===== Exercise materials

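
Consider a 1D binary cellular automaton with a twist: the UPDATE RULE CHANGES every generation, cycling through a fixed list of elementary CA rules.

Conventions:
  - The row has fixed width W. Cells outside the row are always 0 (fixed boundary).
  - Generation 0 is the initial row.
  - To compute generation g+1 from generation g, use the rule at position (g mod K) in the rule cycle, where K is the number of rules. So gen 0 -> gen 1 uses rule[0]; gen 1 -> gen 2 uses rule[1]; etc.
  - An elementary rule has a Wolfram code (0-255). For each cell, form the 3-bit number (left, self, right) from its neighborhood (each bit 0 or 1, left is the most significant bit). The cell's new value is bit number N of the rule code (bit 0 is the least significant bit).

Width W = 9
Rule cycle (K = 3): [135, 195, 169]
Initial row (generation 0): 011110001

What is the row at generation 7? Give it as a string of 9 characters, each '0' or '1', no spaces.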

==========

> _What this task involves_
The answer must reproduce every record exactly.

> _Response below_
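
Consider a 1D binary cellular automaton with a twist: the UPDATE RULE CHANGES every generation, cycling through a fixed list of elementary CA rules.

Conventions:
  - The row has fixed width W. Cells outside the row are always 0 (fixed boundary).
  - Generation 0 is the initial row.
  - To compute generation g+1 from generation g, use the rule at position (g mod K) in the rule cycle, where K is the number of rules. So gen 0 -> gen 1 uses rule[0]; gen 1 -> gen 2 uses rule[1]; etc.
  - An elementary rule has a Wolfram code (0-255). For each cell, form the 3-bit number (left, self, right) from its neighborhood (each bit 0 or 1, left is the most significant bit). The cell's new value is bit number N of the rule code (bit 0 is the least significant bit).

Width W = 9
Rule cycle (K = 3): [135, 195, 169]
Initial row (generation 0): 011110001

What is the row at generation 7? Give it as a string of 9 characters, each '0' or '1', no spaces.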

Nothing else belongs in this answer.